- **Directions**
Please repeat, exactly as written, the line containing "Let 9 + V(z)" and every line after it through the end of the records below.

☆ ☆ ☆ ☆ ☆ ☆ ☆

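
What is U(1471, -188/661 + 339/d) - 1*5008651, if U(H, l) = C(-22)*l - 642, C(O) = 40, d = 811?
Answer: -2685333843363/536071 ≈ -5.0093e+6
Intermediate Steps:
U(H, l) = -642 + 40*l (U(H, l) = 40*l - 642 = -642 + 40*l)
U(1471, -188/661 + 339/d) - 1*5008651 = (-642 + 40*(-188/661 + 339/811)) - 1*5008651 = (-642 + 40*(-188*1/661 + 339*(1/811))) - 5008651 = (-642 + 40*(-188/661 + 339/811)) - 5008651 = (-642 + 40*(71611/536071)) - 5008651 = (-642 + 2864440/536071) - 5008651 = -341293142/536071 - 5008651 = -2685333843363/536071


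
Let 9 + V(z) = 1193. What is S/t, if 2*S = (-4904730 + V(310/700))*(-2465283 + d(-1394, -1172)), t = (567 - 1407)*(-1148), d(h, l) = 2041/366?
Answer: 740118443809/118080 ≈ 6.2679e+6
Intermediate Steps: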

☆ ☆ ☆ ☆ ☆ ☆ ☆

- **Your solution**
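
Let 9 + V(z) = 1193. What is S/t, if 2*S = (-4904730 + V(310/700))*(-2465283 + d(-1394, -1172)), t = (567 - 1407)*(-1148), d(h, l) = 2041/366?
Answer: 740118443809/118080 ≈ 6.2679e+6
Intermediate Steps: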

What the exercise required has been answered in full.